_What is required_
The output should match the data below line for line.

Saved data entries:
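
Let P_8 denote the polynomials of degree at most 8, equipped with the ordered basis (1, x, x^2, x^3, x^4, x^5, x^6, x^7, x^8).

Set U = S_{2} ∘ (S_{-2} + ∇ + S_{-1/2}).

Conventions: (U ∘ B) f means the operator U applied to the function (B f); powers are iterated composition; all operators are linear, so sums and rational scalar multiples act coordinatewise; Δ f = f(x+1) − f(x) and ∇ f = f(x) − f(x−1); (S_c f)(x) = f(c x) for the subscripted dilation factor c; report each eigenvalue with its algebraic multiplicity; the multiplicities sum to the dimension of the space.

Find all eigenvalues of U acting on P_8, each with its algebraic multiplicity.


λ = -16385 (multiplicity 1), λ = -1025 (multiplicity 1), λ = -65 (multiplicity 1), λ = -5 (multiplicity 1), λ = 2 (multiplicity 1), λ = 17 (multiplicity 1), λ = 257 (multiplicity 1), λ = 4097 (multiplicity 1), λ = 65537 (multiplicity 1)

image of 1: 2
image of x: -5x + 1
image of x^2: 17x^2 + 4x - 1
image of x^3: -65x^3 + 12x^2 - 6x + 1
image of x^4: 257x^4 + 32x^3 - 24x^2 + 8x - 1
image of x^5: -1025x^5 + 80x^4 - 80x^3 + 40x^2 - 10x + 1
image of x^6: 4097x^6 + 192x^5 - 240x^4 + 160x^3 - 60x^2 + 12x - 1
image of x^7: -16385x^7 + 448x^6 - 672x^5 + 560x^4 - 280x^3 + 84x^2 - 14x + 1
image of x^8: 65537x^8 + 1024x^7 - 1792x^6 + 1792x^5 - 1120x^4 + 448x^3 - 112x^2 + 16x - 1
the matrix is upper triangular; its diagonal is (2, -5, 17, -65, 257, -1025, 4097, -16385, 65537)
for a triangular matrix the eigenvalues are the diagonal entries, with algebraic multiplicity their repetition count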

_Exercise answer_
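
Let P_8 denote the polynomials of degree at most 8, equipped with the ordered basis (1, x, x^2, x^3, x^4, x^5, x^6, x^7, x^8).

Set U = S_{2} ∘ (S_{-2} + ∇ + S_{-1/2}).

Conventions: (U ∘ B) f means the operator U applied to the function (B f); powers are iterated composition; all operators are linear, so sums and rational scalar multiples act coordinatewise; Δ f = f(x+1) − f(x) and ∇ f = f(x) − f(x−1); (S_c f)(x) = f(c x) for the subscripted dilation factor c; report each eigenvalue with its algebraic multiplicity; the multiplicities sum to the dimension of the space.

Find all eigenvalues of U acting on P_8, each with its algebraic multiplicity.


λ = -16385 (multiplicity 1), λ = -1025 (multiplicity 1), λ = -65 (multiplicity 1), λ = -5 (multiplicity 1), λ = 2 (multiplicity 1), λ = 17 (multiplicity 1), λ = 257 (multiplicity 1), λ = 4097 (multiplicity 1), λ = 65537 (multiplicity 1)

image of 1: 2
image of x: -5x + 1
image of x^2: 17x^2 + 4x - 1
image of x^3: -65x^3 + 12x^2 - 6x + 1
image of x^4: 257x^4 + 32x^3 - 24x^2 + 8x - 1
image of x^5: -1025x^5 + 80x^4 - 80x^3 + 40x^2 - 10x + 1
image of x^6: 4097x^6 + 192x^5 - 240x^4 + 160x^3 - 60x^2 + 12x - 1
image of x^7: -16385x^7 + 448x^6 - 672x^5 + 560x^4 - 280x^3 + 84x^2 - 14x + 1
image of x^8: 65537x^8 + 1024x^7 - 1792x^6 + 1792x^5 - 1120x^4 + 448x^3 - 112x^2 + 16x - 1
the matrix is upper triangular; its diagonal is (2, -5, 17, -65, 257, -1025, 4097, -16385, 65537)
for a triangular matrix the eigenvalues are the diagonal entries, with algebraic multiplicity their repetition count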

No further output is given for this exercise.